Task material:

<<<<

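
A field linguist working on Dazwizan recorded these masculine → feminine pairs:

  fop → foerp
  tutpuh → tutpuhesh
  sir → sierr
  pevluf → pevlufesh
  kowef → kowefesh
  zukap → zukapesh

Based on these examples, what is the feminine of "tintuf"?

fop and zukap both end in -p yet inflect differently (foerp, zukapesh), so the final letter is not what conditions the rule; the number of vowels is.
"tintuf" has 2 vowels. The stems with 2 vowels (kowef → kowefesh, zukap → zukapesh, pevluf → pevlufesh) add -esh.
So tintuf → tintufesh.

tintufesh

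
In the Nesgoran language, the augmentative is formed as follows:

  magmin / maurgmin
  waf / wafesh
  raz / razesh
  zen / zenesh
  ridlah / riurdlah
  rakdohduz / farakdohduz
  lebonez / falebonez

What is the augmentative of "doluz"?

zen and magmin both end in -n yet inflect differently (zenesh, maurgmin), so the final letter is not what conditions the rule; the number of vowels is.
"doluz" has 2 vowels. The stems with 2 vowels (magmin → maurgmin, ridlah → riurdlah) insert -ur- after the first vowel.
So doluz → dourluz.

dourluz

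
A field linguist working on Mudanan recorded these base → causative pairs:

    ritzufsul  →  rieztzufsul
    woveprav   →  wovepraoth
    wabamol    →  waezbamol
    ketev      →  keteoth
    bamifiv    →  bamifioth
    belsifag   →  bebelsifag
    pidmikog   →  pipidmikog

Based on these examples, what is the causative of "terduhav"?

"terduhav" ends in -v. The stems ending in -v (bamifiv → bamifioth, ketev → keteoth, woveprav → wovepraoth) drop the final letter and add -oth.
The other patterns: stems ending in -g repeat the first consonant+vowel as a prefix; stems ending in -l insert -ez- after the first vowel.
So terduhav → terduhaoth.

terduhaoth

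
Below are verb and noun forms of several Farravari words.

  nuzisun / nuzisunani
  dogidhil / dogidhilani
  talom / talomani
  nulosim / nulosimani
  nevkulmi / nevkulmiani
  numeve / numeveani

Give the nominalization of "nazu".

nazuani

Every pair shown (nuzisun → nuzisunani, dogidhil → dogidhilani, talom → talomani, …) follows the same rule: add -ani.
So nazu → nazuani.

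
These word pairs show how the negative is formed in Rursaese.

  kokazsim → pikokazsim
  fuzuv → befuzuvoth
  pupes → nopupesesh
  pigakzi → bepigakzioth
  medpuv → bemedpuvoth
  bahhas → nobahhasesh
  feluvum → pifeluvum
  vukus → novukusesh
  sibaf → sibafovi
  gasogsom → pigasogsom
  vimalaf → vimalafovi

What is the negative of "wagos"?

vimalaf and bahhas both have last vowel 'a' yet inflect differently (vimalafovi, nobahhasesh), so the last vowel is not what conditions the rule; the final letter is.
"wagos" ends in -s. The stems ending in -s (bahhas → nobahhasesh, pupes → nopupesesh, vukus → novukusesh) add no- … -esh around the stem.
So wagos → nowagosesh.

nowagosesh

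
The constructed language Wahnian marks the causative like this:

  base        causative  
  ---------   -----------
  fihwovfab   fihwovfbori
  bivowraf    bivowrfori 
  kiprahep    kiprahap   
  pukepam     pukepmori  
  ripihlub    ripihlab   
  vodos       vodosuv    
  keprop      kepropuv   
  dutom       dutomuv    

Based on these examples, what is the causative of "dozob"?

dozobuv

dutom and pukepam both end in -m yet inflect differently (dutomuv, pukepmori), so the final letter is not what conditions the rule; the last vowel is.
"dozob" has last vowel 'o'. The stems whose last vowel is 'o' (keprop → kepropuv, vodos → vodosuv, dutom → dutomuv) add -uv.
The other patterns: stems whose last vowel is 'a' delete the last vowel and add -ori; stems whose last vowel is 'e' or 'u' change the last vowel to 'a'.
So dozob → dozobuv.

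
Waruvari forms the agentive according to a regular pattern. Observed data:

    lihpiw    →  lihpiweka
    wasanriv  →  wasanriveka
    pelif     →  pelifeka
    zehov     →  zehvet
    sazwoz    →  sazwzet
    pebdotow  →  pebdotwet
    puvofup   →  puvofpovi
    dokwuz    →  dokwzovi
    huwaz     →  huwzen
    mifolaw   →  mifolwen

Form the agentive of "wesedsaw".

wesedswen

wasanriv and zehov both end in -v yet inflect differently (wasanriveka, zehvet), so the final letter is not what conditions the rule; the last vowel is.
"wesedsaw" has last vowel 'a'. The stems whose last vowel is 'a' (huwaz → huwzen, mifolaw → mifolwen) delete the last vowel and add -en.
The other patterns: stems whose last vowel is 'i' add -eka; stems whose last vowel is 'o' delete the last vowel and add -et; stems whose last vowel is 'u' delete the last vowel and add -ovi.
So wesedsaw → wesedswen.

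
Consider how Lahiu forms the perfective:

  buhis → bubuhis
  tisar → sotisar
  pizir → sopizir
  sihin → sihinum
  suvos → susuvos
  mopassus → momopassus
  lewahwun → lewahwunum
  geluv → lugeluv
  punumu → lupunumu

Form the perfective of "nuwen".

nuwenum

pizir and buhis both have last vowel 'i' yet inflect differently (sopizir, bubuhis), so the last vowel is not what conditions the rule; the final letter is.
"nuwen" ends in -n. The stems ending in -n (lewahwun → lewahwunum, sihin → sihinum) add -um.
So nuwen → nuwenum.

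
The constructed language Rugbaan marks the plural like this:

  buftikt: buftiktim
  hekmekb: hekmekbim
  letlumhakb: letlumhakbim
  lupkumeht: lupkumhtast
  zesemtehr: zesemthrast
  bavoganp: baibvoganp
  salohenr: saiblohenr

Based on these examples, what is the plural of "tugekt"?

tugektim

buftikt and lupkumeht both end in -t yet inflect differently (buftiktim, lupkumhtast), so the final letter is not what conditions the rule; the second-to-last letter is.
"tugekt" has second-to-last letter 'k'. The stems whose second-to-last letter is 'k' (buftikt → buftiktim, hekmekb → hekmekbim, letlumhakb → letlumhakbim) add -im.
The other patterns: stems whose second-to-last letter is 'h' delete the last vowel and add -ast; stems whose second-to-last letter is 'n' insert -ib- after the first vowel.
So tugekt → tugektim.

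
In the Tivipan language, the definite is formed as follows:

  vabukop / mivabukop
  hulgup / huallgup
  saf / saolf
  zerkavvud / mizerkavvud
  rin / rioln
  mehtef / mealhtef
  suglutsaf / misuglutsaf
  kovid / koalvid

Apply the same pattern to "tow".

toolw

saf and mehtef both end in -f yet inflect differently (saolf, mealhtef), so the final letter is not what conditions the rule; the number of vowels is.
"tow" has 1 vowel. The stems with 1 vowel (rin → rioln, saf → saolf) insert -ol- after the first vowel.
So tow → toolw.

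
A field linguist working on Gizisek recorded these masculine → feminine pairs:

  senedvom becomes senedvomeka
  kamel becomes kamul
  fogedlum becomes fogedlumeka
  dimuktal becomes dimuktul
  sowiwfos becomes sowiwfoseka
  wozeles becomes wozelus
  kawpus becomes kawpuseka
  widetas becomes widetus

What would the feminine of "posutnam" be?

posutnum

sowiwfos and wozeles both end in -s yet inflect differently (sowiwfoseka, wozelus), so the final letter is not what conditions the rule; the last vowel is.
"posutnam" has last vowel 'a'. The stems whose last vowel is 'a' (dimuktal → dimuktul, widetas → widetus) change the last vowel to 'u'.
The other pattern: stems whose last vowel is 'o' or 'u' add -eka.
So posutnam → posutnum.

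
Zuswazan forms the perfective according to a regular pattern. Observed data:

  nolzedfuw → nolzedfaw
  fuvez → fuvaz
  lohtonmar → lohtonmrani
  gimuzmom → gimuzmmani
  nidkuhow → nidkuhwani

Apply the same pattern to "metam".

"metam" has last vowel 'a'. The one such stem in the data (lohtonmar → lohtonmrani) deletes the last vowel and adds -ani (as do gimuzmom, nidkuhow), so the same rule applies.
The other pattern: stems whose last vowel is 'e' or 'u' change the last vowel to 'a'.
So metam → metmani.

metmani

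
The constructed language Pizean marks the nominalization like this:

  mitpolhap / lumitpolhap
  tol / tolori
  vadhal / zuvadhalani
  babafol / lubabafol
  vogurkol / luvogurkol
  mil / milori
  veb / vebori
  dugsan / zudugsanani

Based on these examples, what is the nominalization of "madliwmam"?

mil and vadhal both end in -l yet inflect differently (milori, zuvadhalani), so the final letter is not what conditions the rule; the number of vowels is.
"madliwmam" has 3 vowels. The stems with 3 vowels (vogurkol → luvogurkol, babafol → lubabafol, mitpolhap → lumitpolhap) add the prefix lu-.
So madliwmam → lumadliwmam.

lumadliwmam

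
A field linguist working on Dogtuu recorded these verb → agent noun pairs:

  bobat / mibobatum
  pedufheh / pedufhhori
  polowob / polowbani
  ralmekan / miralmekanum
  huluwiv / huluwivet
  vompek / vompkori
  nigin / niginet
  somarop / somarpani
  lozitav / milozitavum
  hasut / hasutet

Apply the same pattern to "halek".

halkori

hasut and bobat both end in -t yet inflect differently (hasutet, mibobatum), so the final letter is not what conditions the rule; the last vowel is.
"halek" has last vowel 'e'. The stems whose last vowel is 'e' (pedufheh → pedufhhori, vompek → vompkori) delete the last vowel and add -ori.
So halek → halkori.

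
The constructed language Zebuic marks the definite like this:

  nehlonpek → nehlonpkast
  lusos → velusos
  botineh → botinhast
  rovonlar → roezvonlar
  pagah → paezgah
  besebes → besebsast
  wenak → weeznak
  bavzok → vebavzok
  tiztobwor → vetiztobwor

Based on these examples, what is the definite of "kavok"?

"kavok" has last vowel 'o'. The stems whose last vowel is 'o' (bavzok → vebavzok, lusos → velusos, tiztobwor → vetiztobwor) add the prefix ve-.
The other patterns: stems whose last vowel is 'a' insert -ez- after the first vowel; stems whose last vowel is 'e' delete the last vowel and add -ast.
So kavok → vekavok.

vekavok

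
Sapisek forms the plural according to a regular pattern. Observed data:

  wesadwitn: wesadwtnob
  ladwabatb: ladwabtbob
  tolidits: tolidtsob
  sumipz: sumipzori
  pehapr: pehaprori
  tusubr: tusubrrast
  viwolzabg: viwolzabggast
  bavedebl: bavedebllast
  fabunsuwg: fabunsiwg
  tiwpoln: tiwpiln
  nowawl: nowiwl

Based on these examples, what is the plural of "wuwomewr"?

wuwomiwr

"wuwomewr" has second-to-last letter 'w'. The stems whose second-to-last letter is 'w' (fabunsuwg → fabunsiwg, nowawl → nowiwl) change the last vowel to 'i'.
So wuwomewr → wuwomiwr.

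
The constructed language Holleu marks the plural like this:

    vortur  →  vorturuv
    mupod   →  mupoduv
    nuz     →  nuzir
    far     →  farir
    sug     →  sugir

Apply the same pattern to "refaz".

refazuv

vortur and far both end in -r yet inflect differently (vorturuv, farir), so the final letter is not what conditions the rule; the number of vowels is.
"refaz" has 2 vowels. The stems with 2 vowels (vortur → vorturuv, mupod → mupoduv) add -uv.
So refaz → refazuv.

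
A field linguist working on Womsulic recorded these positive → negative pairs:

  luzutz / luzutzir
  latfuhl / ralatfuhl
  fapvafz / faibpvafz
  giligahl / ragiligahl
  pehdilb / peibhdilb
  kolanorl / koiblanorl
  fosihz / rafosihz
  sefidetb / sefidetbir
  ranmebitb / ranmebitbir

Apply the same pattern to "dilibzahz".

"dilibzahz" has second-to-last letter 'h'. The stems whose second-to-last letter is 'h' (fosihz → rafosihz, giligahl → ragiligahl, latfuhl → ralatfuhl) add the prefix ra-.
The other patterns: stems whose second-to-last letter is 't' add -ir; stems whose second-to-last letter is 'f', 'l' or 'r' insert -ib- after the first vowel.
So dilibzahz → radilibzahz.

radilibzahz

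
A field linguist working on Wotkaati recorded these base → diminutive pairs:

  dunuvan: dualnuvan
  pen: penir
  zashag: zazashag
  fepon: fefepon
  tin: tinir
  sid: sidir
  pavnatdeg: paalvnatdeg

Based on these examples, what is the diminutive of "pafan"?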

>>>>

Problem: What is needed is an exact copy of the entries above, from the first line through the line holding "lebonez / falebonez", with both of those lines kept; please give nothing else.

Result:
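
A field linguist working on Dazwizan recorded these masculine → feminine pairs:

  fop → foerp
  tutpuh → tutpuhesh
  sir → sierr
  pevluf → pevlufesh
  kowef → kowefesh
  zukap → zukapesh

Based on these examples, what is the feminine of "tintuf"?

fop and zukap both end in -p yet inflect differently (foerp, zukapesh), so the final letter is not what conditions the rule; the number of vowels is.
"tintuf" has 2 vowels. The stems with 2 vowels (kowef → kowefesh, zukap → zukapesh, pevluf → pevlufesh) add -esh.
So tintuf → tintufesh.

tintufesh

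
In the Nesgoran language, the augmentative is formed as follows:

  magmin / maurgmin
  waf / wafesh
  raz / razesh
  zen / zenesh
  ridlah / riurdlah
  rakdohduz / farakdohduz
  lebonez / falebonez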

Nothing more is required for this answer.